[Dataset excerpts]
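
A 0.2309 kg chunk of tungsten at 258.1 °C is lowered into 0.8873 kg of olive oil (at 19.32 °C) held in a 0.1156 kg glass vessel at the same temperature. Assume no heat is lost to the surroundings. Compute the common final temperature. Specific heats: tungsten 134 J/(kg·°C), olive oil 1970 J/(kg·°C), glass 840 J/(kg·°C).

Taking heat into each body as positive, Σ m c ΔT = 0:
0.2309·134·(T − 258.1) + 0.8873·1970·(T − 19.32) + 0.1156·840·(T − 19.32) = 0
1876 T = 43633
T = 43633/1876 ≈ 23.26 °C

T_f ≈ 23.3 °C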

§ **Exercise brief**: Every single record is to be set down again, unaltered.

§ **Result for this task**:
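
A 0.2309 kg chunk of tungsten at 258.1 °C is lowered into 0.8873 kg of olive oil (at 19.32 °C) held in a 0.1156 kg glass vessel at the same temperature. Assume no heat is lost to the surroundings. Compute the common final temperature. Specific heats: tungsten 134 J/(kg·°C), olive oil 1970 J/(kg·°C), glass 840 J/(kg·°C).

Taking heat into each body as positive, Σ m c ΔT = 0:
0.2309·134·(T − 258.1) + 0.8873·1970·(T − 19.32) + 0.1156·840·(T − 19.32) = 0
1876 T = 43633
T = 43633/1876 ≈ 23.26 °C

T_f ≈ 23.3 °C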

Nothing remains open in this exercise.